[Stored data]
^^^^^^^^
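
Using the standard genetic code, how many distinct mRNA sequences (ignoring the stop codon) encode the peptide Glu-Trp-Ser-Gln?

24

Glu: 2 codons.
Trp: 1 codon.
Ser: 6 codons.
Gln: 2 codons.
2 × 1 × 6 × 2 = 24.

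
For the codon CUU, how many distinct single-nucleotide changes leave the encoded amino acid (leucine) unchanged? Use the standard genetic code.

3

Position 1: none → 0 synonymous.
Position 2: none → 0 synonymous.
Position 3: CUC, CUA, CUG → 3 synonymous.
Total: 0 + 0 + 3 = 3.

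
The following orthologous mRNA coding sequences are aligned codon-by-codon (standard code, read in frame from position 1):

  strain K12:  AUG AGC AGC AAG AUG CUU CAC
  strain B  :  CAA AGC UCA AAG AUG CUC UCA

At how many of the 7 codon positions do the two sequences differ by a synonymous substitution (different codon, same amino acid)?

2

Codon 1: AUG Met / CAA Gln — nonsynonymous.
Codon 2: AGC Ser / AGC Ser — identical.
Codon 3: AGC Ser / UCA Ser — synonymous.
Codon 4: AAG Lys / AAG Lys — identical.
Codon 5: AUG Met / AUG Met — identical.
Codon 6: CUU Leu / CUC Leu — synonymous.
Codon 7: CAC His / UCA Ser — nonsynonymous.
Synonymous differences: 2.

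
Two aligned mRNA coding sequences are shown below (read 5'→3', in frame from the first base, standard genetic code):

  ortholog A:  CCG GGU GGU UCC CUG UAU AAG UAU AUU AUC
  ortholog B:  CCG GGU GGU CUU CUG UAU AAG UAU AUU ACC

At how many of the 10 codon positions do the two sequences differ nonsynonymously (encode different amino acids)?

Codon 1: CCG Pro / CCG Pro — identical.
Codon 2: GGU Gly / GGU Gly — identical.
Codon 3: GGU Gly / GGU Gly — identical.
Codon 4: UCC Ser / CUU Leu — nonsynonymous.
Codon 5: CUG Leu / CUG Leu — identical.
Codon 6: UAU Tyr / UAU Tyr — identical.
Codon 7: AAG Lys / AAG Lys — identical.
Codon 8: UAU Tyr / UAU Tyr — identical.
Codon 9: AUU Ile / AUU Ile — identical.
Codon 10: AUC Ile / ACC Thr — nonsynonymous.
Nonsynonymous differences: 2.

2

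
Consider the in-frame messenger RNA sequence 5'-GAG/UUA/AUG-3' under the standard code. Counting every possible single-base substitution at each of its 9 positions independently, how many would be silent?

3

Codon 1 (GAG, Glu): 1 synonymous substitution.
Codon 2 (UUA, Leu): 2 synonymous substitutions.
Codon 3 (AUG, Met): 0 synonymous substitutions.
Total: 1 + 2 + 0 = 3.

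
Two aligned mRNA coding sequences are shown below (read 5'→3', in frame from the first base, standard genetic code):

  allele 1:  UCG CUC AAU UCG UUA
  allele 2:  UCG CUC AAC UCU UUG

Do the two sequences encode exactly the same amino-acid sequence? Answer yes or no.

Codon 1: UCG Ser / UCG Ser — identical.
Codon 2: CUC Leu / CUC Leu — identical.
Codon 3: AAU Asn / AAC Asn — synonymous.
Codon 4: UCG Ser / UCU Ser — synonymous.
Codon 5: UUA Leu / UUG Leu — synonymous.
Nonsynonymous differences: 0 → same protein.

yes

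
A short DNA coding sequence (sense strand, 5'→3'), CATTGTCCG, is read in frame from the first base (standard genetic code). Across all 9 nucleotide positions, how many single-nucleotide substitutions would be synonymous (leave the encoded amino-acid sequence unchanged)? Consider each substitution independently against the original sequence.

5

Codon 1 (CAT, His): 1 synonymous substitution.
Codon 2 (TGT, Cys): 1 synonymous substitution.
Codon 3 (CCG, Pro): 3 synonymous substitutions.
Total: 1 + 1 + 3 = 5.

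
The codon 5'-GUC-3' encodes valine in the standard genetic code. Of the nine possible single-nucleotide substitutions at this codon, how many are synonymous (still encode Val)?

Position 1: none → 0 synonymous.
Position 2: none → 0 synonymous.
Position 3: GUU, GUA, GUG → 3 synonymous.
Total: 0 + 0 + 3 = 3.

3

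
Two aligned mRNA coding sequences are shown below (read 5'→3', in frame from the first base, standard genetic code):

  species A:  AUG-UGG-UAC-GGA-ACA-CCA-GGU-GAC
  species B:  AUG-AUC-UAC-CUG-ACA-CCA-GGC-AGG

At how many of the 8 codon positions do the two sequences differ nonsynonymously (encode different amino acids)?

3

Codon 1: AUG Met / AUG Met — identical.
Codon 2: UGG Trp / AUC Ile — nonsynonymous.
Codon 3: UAC Tyr / UAC Tyr — identical.
Codon 4: GGA Gly / CUG Leu — nonsynonymous.
Codon 5: ACA Thr / ACA Thr — identical.
Codon 6: CCA Pro / CCA Pro — identical.
Codon 7: GGU Gly / GGC Gly — synonymous.
Codon 8: GAC Asp / AGG Arg — nonsynonymous.
Nonsynonymous differences: 3.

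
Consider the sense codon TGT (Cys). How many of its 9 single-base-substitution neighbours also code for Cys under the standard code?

Position 1: none → 0 synonymous.
Position 2: none → 0 synonymous.
Position 3: TGC → 1 synonymous.
Total: 0 + 0 + 1 = 1.

1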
^^^^^^^^
**WHAT YOU ARE ASKED TO DO**
Show all lines above that contain "strain".

**RESULT BELOW**
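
  strain K12:  AUG AGC AGC AAG AUG CUU CAC
  strain B  :  CAA AGC UCA AAG AUG CUC UCA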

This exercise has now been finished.